§ **Work task**
Print the data below exactly, but only the lines from the one containing "A gantry pick-and-place unit in a packaging line runs" down to the one containing "30 mm; robot-position uncertainty Z_r = 20 mm.", inclusive.

** Opening Input records block **

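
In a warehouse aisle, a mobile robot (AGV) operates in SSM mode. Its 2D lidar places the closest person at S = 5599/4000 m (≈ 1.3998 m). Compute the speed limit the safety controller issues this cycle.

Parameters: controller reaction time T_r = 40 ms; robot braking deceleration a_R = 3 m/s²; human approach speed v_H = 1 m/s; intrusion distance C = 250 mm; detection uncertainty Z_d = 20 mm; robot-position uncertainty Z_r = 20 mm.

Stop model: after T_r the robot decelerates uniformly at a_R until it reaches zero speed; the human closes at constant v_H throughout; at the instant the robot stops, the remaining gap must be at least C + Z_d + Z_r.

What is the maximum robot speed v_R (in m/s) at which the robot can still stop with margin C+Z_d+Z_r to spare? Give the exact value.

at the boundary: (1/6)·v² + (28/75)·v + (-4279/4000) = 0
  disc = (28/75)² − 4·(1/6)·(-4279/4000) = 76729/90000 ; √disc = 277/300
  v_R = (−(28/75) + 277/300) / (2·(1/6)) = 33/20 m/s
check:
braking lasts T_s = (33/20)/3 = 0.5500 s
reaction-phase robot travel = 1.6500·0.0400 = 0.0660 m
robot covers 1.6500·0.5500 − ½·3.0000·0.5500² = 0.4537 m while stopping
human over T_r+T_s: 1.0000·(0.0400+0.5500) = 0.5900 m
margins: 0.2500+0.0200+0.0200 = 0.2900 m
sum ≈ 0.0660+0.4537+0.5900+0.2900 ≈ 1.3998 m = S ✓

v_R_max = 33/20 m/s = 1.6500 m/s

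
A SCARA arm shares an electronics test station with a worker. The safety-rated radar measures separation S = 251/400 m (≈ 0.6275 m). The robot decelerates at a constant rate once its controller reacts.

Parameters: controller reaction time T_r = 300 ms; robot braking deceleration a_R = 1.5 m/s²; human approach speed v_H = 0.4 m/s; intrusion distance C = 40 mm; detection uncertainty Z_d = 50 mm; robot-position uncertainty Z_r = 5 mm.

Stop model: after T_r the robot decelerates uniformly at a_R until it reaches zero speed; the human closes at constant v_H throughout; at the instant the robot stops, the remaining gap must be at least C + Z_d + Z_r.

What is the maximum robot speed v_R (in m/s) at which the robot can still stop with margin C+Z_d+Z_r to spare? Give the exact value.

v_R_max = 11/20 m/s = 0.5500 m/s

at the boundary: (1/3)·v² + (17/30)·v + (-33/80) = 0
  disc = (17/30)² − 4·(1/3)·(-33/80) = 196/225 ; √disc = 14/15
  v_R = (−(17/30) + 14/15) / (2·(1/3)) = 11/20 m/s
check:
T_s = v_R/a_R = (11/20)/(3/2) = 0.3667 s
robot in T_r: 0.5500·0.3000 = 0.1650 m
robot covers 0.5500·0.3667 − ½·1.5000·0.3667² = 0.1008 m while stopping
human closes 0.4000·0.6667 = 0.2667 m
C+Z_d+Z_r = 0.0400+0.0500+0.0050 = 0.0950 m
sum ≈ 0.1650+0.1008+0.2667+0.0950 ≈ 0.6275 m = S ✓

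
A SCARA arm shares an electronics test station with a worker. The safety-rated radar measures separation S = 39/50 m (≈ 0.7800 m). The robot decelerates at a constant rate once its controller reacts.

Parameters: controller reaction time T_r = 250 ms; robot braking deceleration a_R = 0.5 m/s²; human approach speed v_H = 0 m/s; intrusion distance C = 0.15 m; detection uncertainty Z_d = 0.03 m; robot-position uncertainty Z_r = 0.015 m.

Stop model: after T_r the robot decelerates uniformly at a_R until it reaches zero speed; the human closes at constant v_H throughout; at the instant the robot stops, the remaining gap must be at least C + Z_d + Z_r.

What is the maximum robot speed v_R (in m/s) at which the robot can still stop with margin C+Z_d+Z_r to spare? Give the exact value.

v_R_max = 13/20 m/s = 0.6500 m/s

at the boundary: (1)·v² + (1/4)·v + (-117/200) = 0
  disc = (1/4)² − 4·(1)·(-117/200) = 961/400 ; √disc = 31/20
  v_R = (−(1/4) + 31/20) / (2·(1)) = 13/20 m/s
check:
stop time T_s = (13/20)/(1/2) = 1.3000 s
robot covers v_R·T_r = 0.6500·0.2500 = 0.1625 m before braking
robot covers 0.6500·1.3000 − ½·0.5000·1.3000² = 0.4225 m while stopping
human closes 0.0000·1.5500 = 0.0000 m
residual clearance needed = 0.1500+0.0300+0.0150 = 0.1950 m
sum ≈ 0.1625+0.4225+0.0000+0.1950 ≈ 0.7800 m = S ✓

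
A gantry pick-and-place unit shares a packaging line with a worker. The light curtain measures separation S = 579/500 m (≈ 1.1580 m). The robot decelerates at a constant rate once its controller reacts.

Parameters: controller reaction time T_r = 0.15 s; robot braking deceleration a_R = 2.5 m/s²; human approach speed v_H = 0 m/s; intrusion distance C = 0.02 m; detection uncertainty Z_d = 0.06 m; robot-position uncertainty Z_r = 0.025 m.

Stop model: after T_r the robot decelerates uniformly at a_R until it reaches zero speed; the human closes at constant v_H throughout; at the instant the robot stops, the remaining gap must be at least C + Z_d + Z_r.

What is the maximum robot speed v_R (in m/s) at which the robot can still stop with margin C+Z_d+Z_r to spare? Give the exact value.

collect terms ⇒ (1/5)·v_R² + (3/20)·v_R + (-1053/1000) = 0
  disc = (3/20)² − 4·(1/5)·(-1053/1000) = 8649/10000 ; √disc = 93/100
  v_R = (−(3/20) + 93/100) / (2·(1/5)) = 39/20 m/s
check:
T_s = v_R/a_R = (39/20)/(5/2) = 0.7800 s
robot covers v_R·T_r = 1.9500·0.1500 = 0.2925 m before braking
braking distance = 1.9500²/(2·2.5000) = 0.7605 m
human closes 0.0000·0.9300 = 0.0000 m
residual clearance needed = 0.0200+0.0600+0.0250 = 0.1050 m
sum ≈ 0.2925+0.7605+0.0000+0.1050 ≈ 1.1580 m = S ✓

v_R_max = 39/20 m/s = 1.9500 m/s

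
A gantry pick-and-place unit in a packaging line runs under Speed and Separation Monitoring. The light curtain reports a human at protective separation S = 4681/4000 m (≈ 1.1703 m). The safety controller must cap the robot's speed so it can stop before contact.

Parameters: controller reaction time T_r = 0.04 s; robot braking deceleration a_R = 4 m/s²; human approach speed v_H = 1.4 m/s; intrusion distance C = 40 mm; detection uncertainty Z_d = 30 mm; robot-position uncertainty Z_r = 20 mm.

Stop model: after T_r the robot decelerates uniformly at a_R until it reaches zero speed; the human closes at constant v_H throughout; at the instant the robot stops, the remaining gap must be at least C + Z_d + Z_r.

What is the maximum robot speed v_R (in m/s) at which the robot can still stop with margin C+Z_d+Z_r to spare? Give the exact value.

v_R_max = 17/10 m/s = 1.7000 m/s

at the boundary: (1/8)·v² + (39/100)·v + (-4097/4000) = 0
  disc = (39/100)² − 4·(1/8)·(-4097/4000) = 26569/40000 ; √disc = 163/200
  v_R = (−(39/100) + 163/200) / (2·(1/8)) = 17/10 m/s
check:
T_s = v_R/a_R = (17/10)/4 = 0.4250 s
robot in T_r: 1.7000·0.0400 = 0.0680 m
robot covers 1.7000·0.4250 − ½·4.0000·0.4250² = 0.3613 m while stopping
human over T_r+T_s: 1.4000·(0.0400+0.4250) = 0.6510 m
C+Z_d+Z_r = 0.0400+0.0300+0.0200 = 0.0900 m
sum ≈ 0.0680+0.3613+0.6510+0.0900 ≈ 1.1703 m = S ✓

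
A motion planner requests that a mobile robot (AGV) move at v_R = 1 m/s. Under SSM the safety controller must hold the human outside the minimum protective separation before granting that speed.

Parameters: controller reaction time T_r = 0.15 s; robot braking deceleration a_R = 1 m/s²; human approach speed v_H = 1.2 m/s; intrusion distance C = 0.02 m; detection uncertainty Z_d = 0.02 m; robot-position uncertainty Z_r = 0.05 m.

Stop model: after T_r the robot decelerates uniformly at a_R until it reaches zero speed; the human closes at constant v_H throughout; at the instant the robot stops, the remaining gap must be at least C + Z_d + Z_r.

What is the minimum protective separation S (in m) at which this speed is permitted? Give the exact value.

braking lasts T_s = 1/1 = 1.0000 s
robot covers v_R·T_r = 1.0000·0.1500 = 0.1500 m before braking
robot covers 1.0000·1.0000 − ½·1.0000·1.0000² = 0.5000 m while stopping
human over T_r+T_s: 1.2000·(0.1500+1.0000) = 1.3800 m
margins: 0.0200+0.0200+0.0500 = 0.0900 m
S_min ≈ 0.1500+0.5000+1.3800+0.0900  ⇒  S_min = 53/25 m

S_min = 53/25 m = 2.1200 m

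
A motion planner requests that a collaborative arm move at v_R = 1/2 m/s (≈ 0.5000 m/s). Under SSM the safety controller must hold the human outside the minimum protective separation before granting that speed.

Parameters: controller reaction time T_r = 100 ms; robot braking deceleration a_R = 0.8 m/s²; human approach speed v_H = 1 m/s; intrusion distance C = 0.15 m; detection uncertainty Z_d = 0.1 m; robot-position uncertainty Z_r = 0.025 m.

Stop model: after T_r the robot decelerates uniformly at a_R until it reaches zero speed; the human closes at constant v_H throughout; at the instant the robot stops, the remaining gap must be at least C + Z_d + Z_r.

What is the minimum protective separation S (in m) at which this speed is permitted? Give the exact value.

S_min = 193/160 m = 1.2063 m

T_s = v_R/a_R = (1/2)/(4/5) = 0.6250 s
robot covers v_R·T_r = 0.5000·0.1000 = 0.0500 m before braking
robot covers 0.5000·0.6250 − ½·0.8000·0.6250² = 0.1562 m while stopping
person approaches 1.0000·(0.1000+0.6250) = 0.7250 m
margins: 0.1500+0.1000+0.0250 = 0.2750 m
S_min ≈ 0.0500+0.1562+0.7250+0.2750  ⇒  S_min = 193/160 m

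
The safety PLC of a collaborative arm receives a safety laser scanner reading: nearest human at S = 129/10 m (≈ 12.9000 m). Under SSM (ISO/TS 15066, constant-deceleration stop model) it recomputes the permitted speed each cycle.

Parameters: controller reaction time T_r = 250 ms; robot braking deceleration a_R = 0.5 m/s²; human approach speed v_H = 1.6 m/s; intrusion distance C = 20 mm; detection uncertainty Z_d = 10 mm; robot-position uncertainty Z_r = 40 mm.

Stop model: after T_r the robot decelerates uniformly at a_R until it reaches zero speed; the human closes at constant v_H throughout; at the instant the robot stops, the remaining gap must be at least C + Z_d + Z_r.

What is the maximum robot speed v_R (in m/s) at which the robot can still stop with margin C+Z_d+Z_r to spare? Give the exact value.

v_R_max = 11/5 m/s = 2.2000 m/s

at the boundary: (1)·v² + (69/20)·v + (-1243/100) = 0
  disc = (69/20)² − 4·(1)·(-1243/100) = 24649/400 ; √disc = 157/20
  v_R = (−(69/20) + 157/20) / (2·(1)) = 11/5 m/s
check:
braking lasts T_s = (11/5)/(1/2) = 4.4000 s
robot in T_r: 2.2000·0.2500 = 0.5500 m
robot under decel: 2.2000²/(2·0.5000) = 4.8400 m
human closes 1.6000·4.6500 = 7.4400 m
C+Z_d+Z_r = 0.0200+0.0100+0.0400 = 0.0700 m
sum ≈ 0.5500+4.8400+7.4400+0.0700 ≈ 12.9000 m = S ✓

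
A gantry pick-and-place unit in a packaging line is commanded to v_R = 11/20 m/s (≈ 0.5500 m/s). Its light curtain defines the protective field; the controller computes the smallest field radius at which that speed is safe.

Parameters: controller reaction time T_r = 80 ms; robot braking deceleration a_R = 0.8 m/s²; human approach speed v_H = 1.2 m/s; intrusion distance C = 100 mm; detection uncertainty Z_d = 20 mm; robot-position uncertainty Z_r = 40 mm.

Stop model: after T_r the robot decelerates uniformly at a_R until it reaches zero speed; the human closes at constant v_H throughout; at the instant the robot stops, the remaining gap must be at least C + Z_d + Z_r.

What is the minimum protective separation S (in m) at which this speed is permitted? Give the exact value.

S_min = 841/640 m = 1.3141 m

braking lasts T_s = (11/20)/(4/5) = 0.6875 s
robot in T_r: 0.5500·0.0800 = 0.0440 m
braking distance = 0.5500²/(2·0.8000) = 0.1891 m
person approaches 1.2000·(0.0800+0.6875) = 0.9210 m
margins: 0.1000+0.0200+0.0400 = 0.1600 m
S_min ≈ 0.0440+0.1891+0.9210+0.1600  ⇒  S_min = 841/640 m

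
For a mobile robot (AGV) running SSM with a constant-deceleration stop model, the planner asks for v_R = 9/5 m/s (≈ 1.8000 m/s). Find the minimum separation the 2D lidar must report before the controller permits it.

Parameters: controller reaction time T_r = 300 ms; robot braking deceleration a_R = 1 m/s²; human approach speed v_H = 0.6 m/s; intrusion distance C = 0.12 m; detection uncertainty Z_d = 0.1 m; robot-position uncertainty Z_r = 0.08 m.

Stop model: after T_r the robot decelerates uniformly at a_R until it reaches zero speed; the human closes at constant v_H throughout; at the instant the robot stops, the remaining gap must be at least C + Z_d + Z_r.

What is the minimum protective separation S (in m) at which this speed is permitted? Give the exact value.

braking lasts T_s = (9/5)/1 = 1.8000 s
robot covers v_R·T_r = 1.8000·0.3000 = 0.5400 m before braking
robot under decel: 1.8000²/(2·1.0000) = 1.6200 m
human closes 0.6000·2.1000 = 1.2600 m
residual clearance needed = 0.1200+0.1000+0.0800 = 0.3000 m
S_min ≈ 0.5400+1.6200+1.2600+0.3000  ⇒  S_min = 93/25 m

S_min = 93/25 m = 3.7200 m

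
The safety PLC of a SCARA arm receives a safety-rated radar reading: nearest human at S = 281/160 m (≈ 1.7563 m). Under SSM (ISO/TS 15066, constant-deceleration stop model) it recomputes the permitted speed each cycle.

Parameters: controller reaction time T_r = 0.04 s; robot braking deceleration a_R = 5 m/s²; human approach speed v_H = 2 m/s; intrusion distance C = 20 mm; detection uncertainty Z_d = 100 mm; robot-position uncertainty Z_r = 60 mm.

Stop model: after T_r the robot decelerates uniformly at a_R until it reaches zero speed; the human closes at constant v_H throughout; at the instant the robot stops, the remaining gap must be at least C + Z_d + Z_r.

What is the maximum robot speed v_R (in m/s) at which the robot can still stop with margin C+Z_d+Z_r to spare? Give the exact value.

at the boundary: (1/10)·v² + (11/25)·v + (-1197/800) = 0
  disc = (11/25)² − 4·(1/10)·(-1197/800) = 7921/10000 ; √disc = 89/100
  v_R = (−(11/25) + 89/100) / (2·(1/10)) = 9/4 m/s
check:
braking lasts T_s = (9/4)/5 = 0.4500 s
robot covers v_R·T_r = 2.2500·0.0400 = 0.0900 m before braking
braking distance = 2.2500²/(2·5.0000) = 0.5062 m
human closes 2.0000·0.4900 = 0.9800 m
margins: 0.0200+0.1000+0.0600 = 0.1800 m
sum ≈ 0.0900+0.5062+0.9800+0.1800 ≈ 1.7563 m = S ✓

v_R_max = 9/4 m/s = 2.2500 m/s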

** Closing Input records block **

§ **Exercise response**
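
A gantry pick-and-place unit in a packaging line runs under Speed and Separation Monitoring. The light curtain reports a human at protective separation S = 4681/4000 m (≈ 1.1703 m). The safety controller must cap the robot's speed so it can stop before contact.

Parameters: controller reaction time T_r = 0.04 s; robot braking deceleration a_R = 4 m/s²; human approach speed v_H = 1.4 m/s; intrusion distance C = 40 mm; detection uncertainty Z_d = 30 mm; robot-position uncertainty Z_r = 20 mm.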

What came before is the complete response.